WHAT TO PRODUCE: Every record below, from first to last: print it exactly as shown.
===== TASK MATERIAL
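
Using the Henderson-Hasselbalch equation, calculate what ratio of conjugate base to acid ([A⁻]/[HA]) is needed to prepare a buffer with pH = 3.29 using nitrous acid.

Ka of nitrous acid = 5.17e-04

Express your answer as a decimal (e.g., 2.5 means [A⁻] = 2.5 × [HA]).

pKa = -log(5.17e-04) = 3.2865. pH = pKa + log([A⁻]/[HA]), so log([A⁻]/[HA]) = pH − pKa = 3.29 − 3.2865 = 0.0035. [A⁻]/[HA] = 10^(0.0035) = 1.01

[A⁻]/[HA] = 1.01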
==========
SOLUTION FOR THIS EXERCISE:
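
Using the Henderson-Hasselbalch equation, calculate what ratio of conjugate base to acid ([A⁻]/[HA]) is needed to prepare a buffer with pH = 3.29 using nitrous acid.

Ka of nitrous acid = 5.17e-04

Express your answer as a decimal (e.g., 2.5 means [A⁻] = 2.5 × [HA]).

pKa = -log(5.17e-04) = 3.2865. pH = pKa + log([A⁻]/[HA]), so log([A⁻]/[HA]) = pH − pKa = 3.29 − 3.2865 = 0.0035. [A⁻]/[HA] = 10^(0.0035) = 1.01

[A⁻]/[HA] = 1.01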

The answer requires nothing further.